▸ **TASK**:
Begin with the first line of the entries below and reproduce each line exactly, ending with the line that holds "Compute the set".

Excerpts from a dataset

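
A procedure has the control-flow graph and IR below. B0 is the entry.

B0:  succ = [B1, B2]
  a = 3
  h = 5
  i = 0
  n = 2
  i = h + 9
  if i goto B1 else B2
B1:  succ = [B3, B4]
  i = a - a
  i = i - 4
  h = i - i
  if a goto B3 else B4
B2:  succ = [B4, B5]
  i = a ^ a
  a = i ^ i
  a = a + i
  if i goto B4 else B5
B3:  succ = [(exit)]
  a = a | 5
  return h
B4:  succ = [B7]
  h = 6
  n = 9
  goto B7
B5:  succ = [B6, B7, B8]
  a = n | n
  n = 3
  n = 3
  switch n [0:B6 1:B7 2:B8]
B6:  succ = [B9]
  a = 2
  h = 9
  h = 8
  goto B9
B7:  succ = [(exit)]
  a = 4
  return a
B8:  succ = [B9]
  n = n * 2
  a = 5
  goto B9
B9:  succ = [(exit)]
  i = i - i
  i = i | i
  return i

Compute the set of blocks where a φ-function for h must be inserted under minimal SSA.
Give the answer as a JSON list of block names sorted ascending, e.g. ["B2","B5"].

idom tree: B1←B0 B2←B0 B3←B1 B4←B0 B5←B2 B6←B5 B7←B0 B8←B5 B9←B5
Dom at joins:
  B4: preds {B1,B2}: {B0,B1} ∩ {B0,B2} = {B0}; idom=B0
  B7: preds {B4,B5}: {B0,B4} ∩ {B0,B2,B5} = {B0}; idom=B0
  B9: preds {B6,B8}: {B0,B2,B5,B6} ∩ {B0,B2,B5,B8} = {B0,B2,B5}; idom=B5

Frontier:
  join B4 pred B1: B1 stop@B0
  join B4 pred B2: B2 stop@B0
  join B7 pred B4: B4 stop@B0
  join B7 pred B5: B5→B2 stop@B0
  join B9 pred B6: B6 stop@B5
  join B9 pred B8: B8 stop@B5
  DF(B0)=∅
  DF(B1)={B4}
  DF(B2)={B4,B7}
  DF(B3)=∅
  DF(B4)={B7}
  DF(B5)={B7}
  DF(B6)={B9}
  DF(B7)=∅
  DF(B8)={B9}
  DF(B9)=∅

φ for h: defs {B0,B1,B4,B6}
  DF⁺ = {B4,B7,B9}

Answer: ["B4", "B7", "B9"]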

▸ **FINAL ANSWER**:
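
A procedure has the control-flow graph and IR below. B0 is the entry.

B0:  succ = [B1, B2]
  a = 3
  h = 5
  i = 0
  n = 2
  i = h + 9
  if i goto B1 else B2
B1:  succ = [B3, B4]
  i = a - a
  i = i - 4
  h = i - i
  if a goto B3 else B4
B2:  succ = [B4, B5]
  i = a ^ a
  a = i ^ i
  a = a + i
  if i goto B4 else B5
B3:  succ = [(exit)]
  a = a | 5
  return h
B4:  succ = [B7]
  h = 6
  n = 9
  goto B7
B5:  succ = [B6, B7, B8]
  a = n | n
  n = 3
  n = 3
  switch n [0:B6 1:B7 2:B8]
B6:  succ = [B9]
  a = 2
  h = 9
  h = 8
  goto B9
B7:  succ = [(exit)]
  a = 4
  return a
B8:  succ = [B9]
  n = n * 2
  a = 5
  goto B9
B9:  succ = [(exit)]
  i = i - i
  i = i | i
  return i

Compute the set of blocks where a φ-function for h must be inserted under minimal SSA.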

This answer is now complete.